- _TASK OBJECTIVE_:
Every record must be retyped exactly as it reads.

Stored items
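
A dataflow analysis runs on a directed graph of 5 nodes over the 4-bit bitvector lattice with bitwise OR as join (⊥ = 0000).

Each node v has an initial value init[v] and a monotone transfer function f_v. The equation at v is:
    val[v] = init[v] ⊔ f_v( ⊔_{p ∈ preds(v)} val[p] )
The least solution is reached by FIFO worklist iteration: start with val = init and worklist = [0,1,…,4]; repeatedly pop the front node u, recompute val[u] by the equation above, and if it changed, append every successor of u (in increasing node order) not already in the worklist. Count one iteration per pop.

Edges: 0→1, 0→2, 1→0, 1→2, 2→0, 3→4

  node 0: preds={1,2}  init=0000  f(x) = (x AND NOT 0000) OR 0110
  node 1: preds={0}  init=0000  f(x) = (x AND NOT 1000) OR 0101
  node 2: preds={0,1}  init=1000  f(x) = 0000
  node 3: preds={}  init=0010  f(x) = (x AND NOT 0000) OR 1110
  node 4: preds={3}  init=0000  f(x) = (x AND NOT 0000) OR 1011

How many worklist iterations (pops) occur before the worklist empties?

8

Worklist (8 pops):
  #1 pop 0: in=1000 → 1110 (was 0000); enqueue []
  #2 pop 1: in=1110 → 0111 (was 0000); enqueue [0]
  #3 pop 2: in=1111 → 1000 (no change)
  #4 pop 3: in=0000 → 1110 (was 0010); enqueue []
  #5 pop 4: in=1110 → 1111 (was 0000); enqueue []
  #6 pop 0: in=1111 → 1111 (was 1110); enqueue [1,2]
  #7 pop 1: in=1111 → 0111 (no change)
  #8 pop 2: in=1111 → 1000 (no change)

Fixpoint:
  val[0] = 1111
  val[1] = 0111
  val[2] = 1000
  val[3] = 1110
  val[4] = 1111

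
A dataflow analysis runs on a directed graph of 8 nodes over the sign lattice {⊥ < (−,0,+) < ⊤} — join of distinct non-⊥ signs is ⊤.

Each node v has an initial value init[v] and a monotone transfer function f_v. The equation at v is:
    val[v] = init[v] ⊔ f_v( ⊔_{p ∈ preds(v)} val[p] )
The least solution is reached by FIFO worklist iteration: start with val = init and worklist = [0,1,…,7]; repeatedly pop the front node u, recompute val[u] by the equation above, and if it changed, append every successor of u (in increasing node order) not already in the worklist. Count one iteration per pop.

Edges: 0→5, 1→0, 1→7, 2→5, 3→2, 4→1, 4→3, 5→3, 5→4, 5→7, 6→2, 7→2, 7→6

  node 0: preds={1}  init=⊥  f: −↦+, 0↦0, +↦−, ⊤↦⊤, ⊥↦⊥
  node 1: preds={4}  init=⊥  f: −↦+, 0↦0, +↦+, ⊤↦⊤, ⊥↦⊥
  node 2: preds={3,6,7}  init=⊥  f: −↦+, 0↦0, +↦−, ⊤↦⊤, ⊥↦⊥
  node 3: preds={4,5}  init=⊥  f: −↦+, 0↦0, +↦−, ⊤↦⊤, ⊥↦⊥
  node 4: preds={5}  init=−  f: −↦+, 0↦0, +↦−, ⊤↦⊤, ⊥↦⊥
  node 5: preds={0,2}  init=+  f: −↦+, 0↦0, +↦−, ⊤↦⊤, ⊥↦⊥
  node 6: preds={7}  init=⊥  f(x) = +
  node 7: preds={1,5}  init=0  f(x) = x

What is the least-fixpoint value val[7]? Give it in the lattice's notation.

⊤

Trace (19 dequeues):
  [1] u=0 | in ⊥ | out ⊥ | ==
  [2] u=1 | in − | out + | prev ⊥ | push {0}
  [3] u=2 | in 0 | out 0 | prev ⊥ | push {}
  [4] u=3 | in ⊤ | out ⊤ | prev ⊥ | push {2}
  [5] u=4 | in + | out − | ==
  [6] u=5 | in 0 | out ⊤ | prev + | push {3,4}
  [7] u=6 | in 0 | out + | prev ⊥ | push {}
  [8] u=7 | in ⊤ | out ⊤ | prev 0 | push {6}
  [9] u=0 | in + | out − | prev ⊥ | push {5}
  [10] u=2 | in ⊤ | out ⊤ | prev 0 | push {}
  [11] u=3 | in ⊤ | out ⊤ | ==
  [12] u=4 | in ⊤ | out ⊤ | prev − | push {1,3}
  [13] u=6 | in ⊤ | out + | ==
  [14] u=5 | in ⊤ | out ⊤ | ==
  [15] u=1 | in ⊤ | out ⊤ | prev + | push {0,7}
  [16] u=3 | in ⊤ | out ⊤ | ==
  [17] u=0 | in ⊤ | out ⊤ | prev − | push {5}
  [18] u=7 | in ⊤ | out ⊤ | ==
  [19] u=5 | in ⊤ | out ⊤ | ==

Converged values:
  [0] ⊤
  [1] ⊤
  [2] ⊤
  [3] ⊤
  [4] ⊤
  [5] ⊤
  [6] +
  [7] ⊤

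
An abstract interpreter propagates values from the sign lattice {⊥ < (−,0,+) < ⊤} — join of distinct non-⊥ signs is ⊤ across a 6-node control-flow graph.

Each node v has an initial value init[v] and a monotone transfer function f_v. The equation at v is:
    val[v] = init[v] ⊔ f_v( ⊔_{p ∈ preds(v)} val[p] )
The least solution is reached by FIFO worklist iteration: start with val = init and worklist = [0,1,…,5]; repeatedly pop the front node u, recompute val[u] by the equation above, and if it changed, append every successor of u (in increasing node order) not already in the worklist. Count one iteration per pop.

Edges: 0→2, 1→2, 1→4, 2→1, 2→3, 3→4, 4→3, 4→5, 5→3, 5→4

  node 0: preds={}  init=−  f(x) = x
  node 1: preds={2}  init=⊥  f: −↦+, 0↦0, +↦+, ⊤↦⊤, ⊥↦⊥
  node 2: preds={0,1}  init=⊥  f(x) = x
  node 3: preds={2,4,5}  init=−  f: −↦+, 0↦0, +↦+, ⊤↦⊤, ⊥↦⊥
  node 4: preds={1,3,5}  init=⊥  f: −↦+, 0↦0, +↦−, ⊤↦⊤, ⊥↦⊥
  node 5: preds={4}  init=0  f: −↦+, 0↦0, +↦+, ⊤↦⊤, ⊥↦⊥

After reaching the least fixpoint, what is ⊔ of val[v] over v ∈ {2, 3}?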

- _RESULT OF THE EXERCISE_:
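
A dataflow analysis runs on a directed graph of 5 nodes over the 4-bit bitvector lattice with bitwise OR as join (⊥ = 0000).

Each node v has an initial value init[v] and a monotone transfer function f_v. The equation at v is:
    val[v] = init[v] ⊔ f_v( ⊔_{p ∈ preds(v)} val[p] )
The least solution is reached by FIFO worklist iteration: start with val = init and worklist = [0,1,…,4]; repeatedly pop the front node u, recompute val[u] by the equation above, and if it changed, append every successor of u (in increasing node order) not already in the worklist. Count one iteration per pop.

Edges: 0→1, 0→2, 1→0, 1→2, 2→0, 3→4

  node 0: preds={1,2}  init=0000  f(x) = (x AND NOT 0000) OR 0110
  node 1: preds={0}  init=0000  f(x) = (x AND NOT 1000) OR 0101
  node 2: preds={0,1}  init=1000  f(x) = 0000
  node 3: preds={}  init=0010  f(x) = (x AND NOT 0000) OR 1110
  node 4: preds={3}  init=0000  f(x) = (x AND NOT 0000) OR 1011

How many worklist iterations (pops) occur before the worklist empties?

8

Worklist (8 pops):
  #1 pop 0: in=1000 → 1110 (was 0000); enqueue []
  #2 pop 1: in=1110 → 0111 (was 0000); enqueue [0]
  #3 pop 2: in=1111 → 1000 (no change)
  #4 pop 3: in=0000 → 1110 (was 0010); enqueue []
  #5 pop 4: in=1110 → 1111 (was 0000); enqueue []
  #6 pop 0: in=1111 → 1111 (was 1110); enqueue [1,2]
  #7 pop 1: in=1111 → 0111 (no change)
  #8 pop 2: in=1111 → 1000 (no change)

Fixpoint:
  val[0] = 1111
  val[1] = 0111
  val[2] = 1000
  val[3] = 1110
  val[4] = 1111

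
A dataflow analysis runs on a directed graph of 8 nodes over the sign lattice {⊥ < (−,0,+) < ⊤} — join of distinct non-⊥ signs is ⊤.

Each node v has an initial value init[v] and a monotone transfer function f_v. The equation at v is:
    val[v] = init[v] ⊔ f_v( ⊔_{p ∈ preds(v)} val[p] )
The least solution is reached by FIFO worklist iteration: start with val = init and worklist = [0,1,…,7]; repeatedly pop the front node u, recompute val[u] by the equation above, and if it changed, append every successor of u (in increasing node order) not already in the worklist. Count one iteration per pop.

Edges: 0→5, 1→0, 1→7, 2→5, 3→2, 4→1, 4→3, 5→3, 5→4, 5→7, 6→2, 7→2, 7→6

  node 0: preds={1}  init=⊥  f: −↦+, 0↦0, +↦−, ⊤↦⊤, ⊥↦⊥
  node 1: preds={4}  init=⊥  f: −↦+, 0↦0, +↦+, ⊤↦⊤, ⊥↦⊥
  node 2: preds={3,6,7}  init=⊥  f: −↦+, 0↦0, +↦−, ⊤↦⊤, ⊥↦⊥
  node 3: preds={4,5}  init=⊥  f: −↦+, 0↦0, +↦−, ⊤↦⊤, ⊥↦⊥
  node 4: preds={5}  init=−  f: −↦+, 0↦0, +↦−, ⊤↦⊤, ⊥↦⊥
  node 5: preds={0,2}  init=+  f: −↦+, 0↦0, +↦−, ⊤↦⊤, ⊥↦⊥
  node 6: preds={7}  init=⊥  f(x) = +
  node 7: preds={1,5}  init=0  f(x) = x

What is the least-fixpoint value val[7]? Give it in the lattice's notation.

⊤

Trace (19 dequeues):
  [1] u=0 | in ⊥ | out ⊥ | ==
  [2] u=1 | in − | out + | prev ⊥ | push {0}
  [3] u=2 | in 0 | out 0 | prev ⊥ | push {}
  [4] u=3 | in ⊤ | out ⊤ | prev ⊥ | push {2}
  [5] u=4 | in + | out − | ==
  [6] u=5 | in 0 | out ⊤ | prev + | push {3,4}
  [7] u=6 | in 0 | out + | prev ⊥ | push {}
  [8] u=7 | in ⊤ | out ⊤ | prev 0 | push {6}
  [9] u=0 | in + | out − | prev ⊥ | push {5}
  [10] u=2 | in ⊤ | out ⊤ | prev 0 | push {}
  [11] u=3 | in ⊤ | out ⊤ | ==
  [12] u=4 | in ⊤ | out ⊤ | prev − | push {1,3}
  [13] u=6 | in ⊤ | out + | ==
  [14] u=5 | in ⊤ | out ⊤ | ==
  [15] u=1 | in ⊤ | out ⊤ | prev + | push {0,7}
  [16] u=3 | in ⊤ | out ⊤ | ==
  [17] u=0 | in ⊤ | out ⊤ | prev − | push {5}
  [18] u=7 | in ⊤ | out ⊤ | ==
  [19] u=5 | in ⊤ | out ⊤ | ==

Converged values:
  [0] ⊤
  [1] ⊤
  [2] ⊤
  [3] ⊤
  [4] ⊤
  [5] ⊤
  [6] +
  [7] ⊤

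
An abstract interpreter propagates values from the sign lattice {⊥ < (−,0,+) < ⊤} — join of distinct non-⊥ signs is ⊤ across a 6-node control-flow graph.

Each node v has an initial value init[v] and a monotone transfer function f_v. The equation at v is:
    val[v] = init[v] ⊔ f_v( ⊔_{p ∈ preds(v)} val[p] )
The least solution is reached by FIFO worklist iteration: start with val = init and worklist = [0,1,…,5]; repeatedly pop the front node u, recompute val[u] by the equation above, and if it changed, append every successor of u (in increasing node order) not already in the worklist. Count one iteration per pop.

Edges: 0→2, 1→2, 1→4, 2→1, 2→3, 3→4, 4→3, 4→5, 5→3, 5→4

  node 0: preds={}  init=−  f(x) = x
  node 1: preds={2}  init=⊥  f: −↦+, 0↦0, +↦+, ⊤↦⊤, ⊥↦⊥
  node 2: preds={0,1}  init=⊥  f(x) = x
  node 3: preds={2,4,5}  init=−  f: −↦+, 0↦0, +↦+, ⊤↦⊤, ⊥↦⊥
  node 4: preds={1,3,5}  init=⊥  f: −↦+, 0↦0, +↦−, ⊤↦⊤, ⊥↦⊥
  node 5: preds={4}  init=0  f: −↦+, 0↦0, +↦+, ⊤↦⊤, ⊥↦⊥

After reaching the least fixpoint, what is ⊔ of val[v] over v ∈ {2, 3}?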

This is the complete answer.